YOUR TASK:
Only one span belongs in the answer: the line holding "Let J(T) = (T" through the last line of the entries below, retyped exactly.

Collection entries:
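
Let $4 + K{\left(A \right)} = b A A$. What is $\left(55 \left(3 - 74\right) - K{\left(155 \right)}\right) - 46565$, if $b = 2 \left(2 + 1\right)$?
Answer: $-194616$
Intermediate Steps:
$b = 6$ ($b = 2 \cdot 3 = 6$)
$K{\left(A \right)} = -4 + 6 A^{2}$ ($K{\left(A \right)} = -4 + 6 A A = -4 + 6 A^{2}$)
$\left(55 \left(3 - 74\right) - K{\left(155 \right)}\right) - 46565 = \left(55 \left(3 - 74\right) - \left(-4 + 6 \cdot 155^{2}\right)\right) - 46565 = \left(55 \left(-71\right) - \left(-4 + 6 \cdot 24025\right)\right) - 46565 = \left(-3905 - \left(-4 + 144150\right)\right) - 46565 = \left(-3905 - 144146\right) - 46565 = -148051 - 46565 = -194616$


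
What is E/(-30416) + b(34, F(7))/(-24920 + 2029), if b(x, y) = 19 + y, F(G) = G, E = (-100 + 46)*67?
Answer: 41014411/348126328 ≈ 0.11781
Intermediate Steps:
E = -3618 (E = -54*67 = -3618)
E/(-30416) + b(34, F(7))/(-24920 + 2029) = -3618/(-30416) + (19 + 7)/(-24920 + 2029) = -3618*(-1/30416) + 26/(-22891) = 1809/15208 + 26*(-1/22891) = 1809/15208 - 26/22891 = 41014411/348126328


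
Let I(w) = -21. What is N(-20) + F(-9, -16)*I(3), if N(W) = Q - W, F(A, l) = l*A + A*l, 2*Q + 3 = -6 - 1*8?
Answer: -12073/2 ≈ -6036.5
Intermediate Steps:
Q = -17/2 (Q = -3/2 + (-6 - 1*8)/2 = -3/2 + (-6 - 8)/2 = -3/2 + (½)*(-14) = -3/2 - 7 = -17/2 ≈ -8.5000)
F(A, l) = 2*A*l (F(A, l) = A*l + A*l = 2*A*l)
N(W) = -17/2 - W
N(-20) + F(-9, -16)*I(3) = (-17/2 - 1*(-20)) + (2*(-9)*(-16))*(-21) = (-17/2 + 20) + 288*(-21) = 23/2 - 6048 = -12073/2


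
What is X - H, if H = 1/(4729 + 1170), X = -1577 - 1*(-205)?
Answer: -8093429/5899 ≈ -1372.0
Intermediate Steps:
X = -1372 (X = -1577 + 205 = -1372)
H = 1/5899 ≈ 0.00016952
X - H = -1372 - 1*1/5899 = -1372 - 1/5899 = -8093429/5899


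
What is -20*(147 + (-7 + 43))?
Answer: -3660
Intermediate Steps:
-20*(147 + (-7 + 43)) = -20*(147 + 36) = -20*183 = -3660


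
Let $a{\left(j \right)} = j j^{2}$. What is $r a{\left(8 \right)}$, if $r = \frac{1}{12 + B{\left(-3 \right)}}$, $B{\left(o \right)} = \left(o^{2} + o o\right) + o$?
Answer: $\frac{512}{27} \approx 18.963$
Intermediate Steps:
$a{\left(j \right)} = j^{3}$
$B{\left(o \right)} = o + 2 o^{2}$ ($B{\left(o \right)} = \left(o^{2} + o^{2}\right) + o = 2 o^{2} + o = o + 2 o^{2}$)
$r = \frac{1}{27}$ ($r = \frac{1}{12 - 3 \left(1 + 2 \left(-3\right)\right)} = \frac{1}{12 - 3 \left(1 - 6\right)} = \frac{1}{12 - -15} = \frac{1}{12 + 15} = \frac{1}{27} \approx 0.037037$)
$r a{\left(8 \right)} = \frac{8^{3}}{27} = \frac{1}{27} \cdot 512 = \frac{512}{27}$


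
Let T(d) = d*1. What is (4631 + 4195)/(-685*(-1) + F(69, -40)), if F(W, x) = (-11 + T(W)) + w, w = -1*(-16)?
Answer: 2942/253 ≈ 11.628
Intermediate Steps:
w = 16
T(d) = d
F(W, x) = 5 + W (F(W, x) = (-11 + W) + 16 = 5 + W)
(4631 + 4195)/(-685*(-1) + F(69, -40)) = (4631 + 4195)/(-685*(-1) + (5 + 69)) = 8826/(685 + 74) = 8826/759 = 8826*(1/759) = 2942/253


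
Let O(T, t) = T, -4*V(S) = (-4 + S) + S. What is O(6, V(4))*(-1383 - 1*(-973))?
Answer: -2460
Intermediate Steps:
V(S) = 1 - S/2 (V(S) = -((-4 + S) + S)/4 = -(-4 + 2*S)/4 = 1 - S/2)
O(6, V(4))*(-1383 - 1*(-973)) = 6*(-1383 - 1*(-973)) = 6*(-1383 + 973) = 6*(-410) = -2460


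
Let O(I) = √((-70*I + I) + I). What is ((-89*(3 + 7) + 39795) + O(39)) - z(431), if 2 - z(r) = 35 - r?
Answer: 38507 + 2*I*√663 ≈ 38507.0 + 51.498*I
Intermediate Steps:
z(r) = -33 + r (z(r) = 2 - (35 - r) = 2 + (-35 + r) = -33 + r)
O(I) = 2*√17*√(-I) (O(I) = √(-69*I + I) = √(-68*I) = 2*√17*√(-I))
((-89*(3 + 7) + 39795) + O(39)) - z(431) = ((-89*(3 + 7) + 39795) + 2*√17*√(-1*39)) - (-33 + 431) = ((-89*10 + 39795) + 2*√17*√(-39)) - 1*398 = ((-890 + 39795) + 2*√17*(I*√39)) - 398 = (38905 + 2*I*√663) - 398 = 38507 + 2*I*√663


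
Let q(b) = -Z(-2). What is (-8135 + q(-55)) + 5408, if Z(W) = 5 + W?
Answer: -2730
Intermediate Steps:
q(b) = -3 (q(b) = -(5 - 2) = -1*3 = -3)
(-8135 + q(-55)) + 5408 = (-8135 - 3) + 5408 = -8138 + 5408 = -2730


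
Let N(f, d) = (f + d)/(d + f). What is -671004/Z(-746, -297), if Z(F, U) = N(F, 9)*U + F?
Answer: 671004/1043 ≈ 643.34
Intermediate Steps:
N(f, d) = 1 (N(f, d) = (d + f)/(d + f) = 1)
Z(F, U) = F + U (Z(F, U) = 1*U + F = U + F = F + U)
-671004/Z(-746, -297) = -671004/(-746 - 297) = -671004/(-1043) = -671004*(-1/1043) = 671004/1043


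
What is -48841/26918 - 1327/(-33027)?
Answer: -1577351521/889020786 ≈ -1.7743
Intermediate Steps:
-48841/26918 - 1327/(-33027) = -48841*1/26918 - 1327*(-1/33027) = -48841/26918 + 1327/33027 = -1577351521/889020786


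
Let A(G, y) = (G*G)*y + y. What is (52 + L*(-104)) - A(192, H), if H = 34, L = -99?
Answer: -1243062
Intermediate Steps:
A(G, y) = y + y*G² (A(G, y) = G²*y + y = y*G² + y = y + y*G²)
(52 + L*(-104)) - A(192, H) = (52 - 99*(-104)) - 34*(1 + 192²) = (52 + 10296) - 34*(1 + 36864) = 10348 - 34*36865 = 10348 - 1*1253410 = 10348 - 1253410 = -1243062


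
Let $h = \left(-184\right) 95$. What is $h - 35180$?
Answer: $-52660$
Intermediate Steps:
$h = -17480$
$h - 35180 = -17480 - 35180 = -52660$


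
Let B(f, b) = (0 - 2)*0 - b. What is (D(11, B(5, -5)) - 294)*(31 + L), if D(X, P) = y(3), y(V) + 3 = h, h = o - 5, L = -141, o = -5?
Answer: 33770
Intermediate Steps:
h = -10 (h = -5 - 5 = -10)
B(f, b) = -b (B(f, b) = -2*0 - b = 0 - b = -b)
y(V) = -13 (y(V) = -3 - 10 = -13)
D(X, P) = -13
(D(11, B(5, -5)) - 294)*(31 + L) = (-13 - 294)*(31 - 141) = -307*(-110) = 33770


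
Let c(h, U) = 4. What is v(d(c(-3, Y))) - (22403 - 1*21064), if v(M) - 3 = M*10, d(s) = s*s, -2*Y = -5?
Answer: -1176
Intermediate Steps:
Y = 5/2 (Y = -1/2*(-5) = 5/2 ≈ 2.5000)
d(s) = s**2
v(M) = 3 + 10*M (v(M) = 3 + M*10 = 3 + 10*M)
v(d(c(-3, Y))) - (22403 - 1*21064) = (3 + 10*4**2) - (22403 - 1*21064) = (3 + 10*16) - (22403 - 21064) = (3 + 160) - 1*1339 = 163 - 1339 = -1176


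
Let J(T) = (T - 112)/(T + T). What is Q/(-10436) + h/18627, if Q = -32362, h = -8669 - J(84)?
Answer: 384254272/145793529 ≈ 2.6356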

WRITTEN ANSWER:
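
Let J(T) = (T - 112)/(T + T). What is Q/(-10436) + h/18627, if Q = -32362, h = -8669 - J(84)?
Answer: 384254272/145793529 ≈ 2.6356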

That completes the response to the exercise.